Content starts
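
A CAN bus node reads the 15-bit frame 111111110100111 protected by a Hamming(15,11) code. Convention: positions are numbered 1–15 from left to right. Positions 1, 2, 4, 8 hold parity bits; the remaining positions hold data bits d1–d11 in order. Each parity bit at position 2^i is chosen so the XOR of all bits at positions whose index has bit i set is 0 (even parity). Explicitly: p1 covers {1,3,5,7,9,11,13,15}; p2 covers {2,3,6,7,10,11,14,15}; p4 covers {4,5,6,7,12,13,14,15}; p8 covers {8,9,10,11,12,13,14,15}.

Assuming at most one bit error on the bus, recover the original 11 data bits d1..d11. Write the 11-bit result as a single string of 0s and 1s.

11110100101

s1 (pos 1,3,5,7,9,11,13,15): 1⊕1⊕1⊕1⊕0⊕0⊕1⊕1 = 0
s2 (pos 2,3,6,7,10,11,14,15): 1⊕1⊕1⊕1⊕1⊕0⊕1⊕1 = 1
s4 (pos 4,5,6,7,12,13,14,15): 1⊕1⊕1⊕1⊕0⊕1⊕1⊕1 = 1
s8 (pos 8,9,10,11,12,13,14,15): 1⊕0⊕1⊕0⊕0⊕1⊕1⊕1 = 1
Syndrome s8…s1 = 1110 → error at position 14.
Flip position 14: 111111110100111 → 111111110100101
Read data bits from positions 3,5,6,7,9,10,11,12,13,14,15: 11110100101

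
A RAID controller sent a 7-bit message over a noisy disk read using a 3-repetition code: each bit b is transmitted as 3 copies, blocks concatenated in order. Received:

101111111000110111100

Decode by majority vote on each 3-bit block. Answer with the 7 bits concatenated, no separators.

Block 1 (101): 2 ones → 1
Block 2 (111): 3 ones → 1
Block 3 (111): 3 ones → 1
Block 4 (000): 0 ones → 0
Block 5 (110): 2 ones → 1
Block 6 (111): 3 ones → 1
Block 7 (100): 1 one → 0

1110110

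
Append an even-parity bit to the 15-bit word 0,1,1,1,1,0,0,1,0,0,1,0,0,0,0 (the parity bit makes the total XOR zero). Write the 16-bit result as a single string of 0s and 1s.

XOR of the 15 data bits: 0⊕1⊕1⊕1⊕1⊕0⊕0⊕1⊕0⊕0⊕1⊕0⊕0⊕0⊕0 = 0
Parity bit = 0 (so all 16 bits XOR to 0).

0111100100100000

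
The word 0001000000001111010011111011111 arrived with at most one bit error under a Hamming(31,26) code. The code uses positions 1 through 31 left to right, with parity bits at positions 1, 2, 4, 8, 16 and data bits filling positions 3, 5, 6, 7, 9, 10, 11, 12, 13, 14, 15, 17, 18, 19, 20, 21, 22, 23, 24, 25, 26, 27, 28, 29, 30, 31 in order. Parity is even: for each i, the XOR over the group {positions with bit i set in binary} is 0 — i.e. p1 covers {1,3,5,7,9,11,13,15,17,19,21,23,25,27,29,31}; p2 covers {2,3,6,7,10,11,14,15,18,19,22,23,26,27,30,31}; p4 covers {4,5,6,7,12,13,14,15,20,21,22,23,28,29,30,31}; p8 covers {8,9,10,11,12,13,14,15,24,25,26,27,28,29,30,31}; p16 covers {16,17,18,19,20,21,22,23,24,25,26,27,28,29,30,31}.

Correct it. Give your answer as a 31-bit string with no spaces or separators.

0000000000001111010011111011111

s1 (pos 1,3,5,7,9,11,13,15,17,19,21,23,25,27,29,31): 0⊕0⊕0⊕0⊕0⊕0⊕1⊕1⊕0⊕0⊕1⊕1⊕1⊕1⊕1⊕1 = 0
s2 (pos 2,3,6,7,10,11,14,15,18,19,22,23,26,27,30,31): 0⊕0⊕0⊕0⊕0⊕0⊕1⊕1⊕1⊕0⊕1⊕1⊕0⊕1⊕1⊕1 = 0
s4 (pos 4,5,6,7,12,13,14,15,20,21,22,23,28,29,30,31): 1⊕0⊕0⊕0⊕0⊕1⊕1⊕1⊕0⊕1⊕1⊕1⊕1⊕1⊕1⊕1 = 1
s8 (pos 8,9,10,11,12,13,14,15,24,25,26,27,28,29,30,31): 0⊕0⊕0⊕0⊕0⊕1⊕1⊕1⊕1⊕1⊕0⊕1⊕1⊕1⊕1⊕1 = 0
s16 (pos 16,17,18,19,20,21,22,23,24,25,26,27,28,29,30,31): 1⊕0⊕1⊕0⊕0⊕1⊕1⊕1⊕1⊕1⊕0⊕1⊕1⊕1⊕1⊕1 = 0
Syndrome s16…s1 = 00100 → error at position 4.
Flip position 4: 0001000000001111010011111011111 → 0000000000001111010011111011111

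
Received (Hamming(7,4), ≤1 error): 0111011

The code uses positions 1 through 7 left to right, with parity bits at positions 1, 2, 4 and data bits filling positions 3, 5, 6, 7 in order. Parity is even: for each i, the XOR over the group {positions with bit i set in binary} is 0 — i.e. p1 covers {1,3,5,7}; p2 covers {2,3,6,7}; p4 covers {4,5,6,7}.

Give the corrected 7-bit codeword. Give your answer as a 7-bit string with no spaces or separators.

s1 (pos 1,3,5,7): 0⊕1⊕0⊕1 = 0
s2 (pos 2,3,6,7): 1⊕1⊕1⊕1 = 0
s4 (pos 4,5,6,7): 1⊕0⊕1⊕1 = 1
Syndrome s4…s1 = 100 → error at position 4.
Flip position 4: 0111011 → 0110011

0110011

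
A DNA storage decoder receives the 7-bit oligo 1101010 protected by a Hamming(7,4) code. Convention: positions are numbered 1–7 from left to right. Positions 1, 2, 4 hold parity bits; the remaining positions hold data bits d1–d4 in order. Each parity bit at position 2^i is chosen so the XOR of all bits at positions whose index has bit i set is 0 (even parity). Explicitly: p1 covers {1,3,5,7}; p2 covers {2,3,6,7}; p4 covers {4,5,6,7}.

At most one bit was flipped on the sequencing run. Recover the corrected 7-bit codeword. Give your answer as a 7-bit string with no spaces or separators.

0101010

s1 (pos 1,3,5,7): 1⊕0⊕0⊕0 = 1
s2 (pos 2,3,6,7): 1⊕0⊕1⊕0 = 0
s4 (pos 4,5,6,7): 1⊕0⊕1⊕0 = 0
Syndrome s4…s1 = 001 → error at position 1.
Flip position 1: 1101010 → 0101010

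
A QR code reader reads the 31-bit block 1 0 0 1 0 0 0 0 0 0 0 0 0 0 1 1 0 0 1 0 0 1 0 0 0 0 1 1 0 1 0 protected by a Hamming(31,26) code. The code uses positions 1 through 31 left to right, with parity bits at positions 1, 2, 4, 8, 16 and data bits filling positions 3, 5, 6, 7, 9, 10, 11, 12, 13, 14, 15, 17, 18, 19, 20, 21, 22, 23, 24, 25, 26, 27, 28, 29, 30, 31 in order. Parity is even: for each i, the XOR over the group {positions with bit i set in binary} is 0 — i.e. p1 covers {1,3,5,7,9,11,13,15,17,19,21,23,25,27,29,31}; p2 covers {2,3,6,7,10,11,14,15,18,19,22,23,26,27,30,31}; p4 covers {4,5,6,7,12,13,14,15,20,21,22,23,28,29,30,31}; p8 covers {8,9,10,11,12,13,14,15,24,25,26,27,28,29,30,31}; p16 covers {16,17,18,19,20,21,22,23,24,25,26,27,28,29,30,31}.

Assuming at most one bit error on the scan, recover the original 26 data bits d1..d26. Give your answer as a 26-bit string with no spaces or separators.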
Content ends
ABOUT THIS TASK: Return every line of the material in which the word "Received" is found.

OUTPUT FOR THIS TASK:
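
A RAID controller sent a 7-bit message over a noisy disk read using a 3-repetition code: each bit b is transmitted as 3 copies, blocks concatenated in order. Received:
Received (Hamming(7,4), ≤1 error): 0111011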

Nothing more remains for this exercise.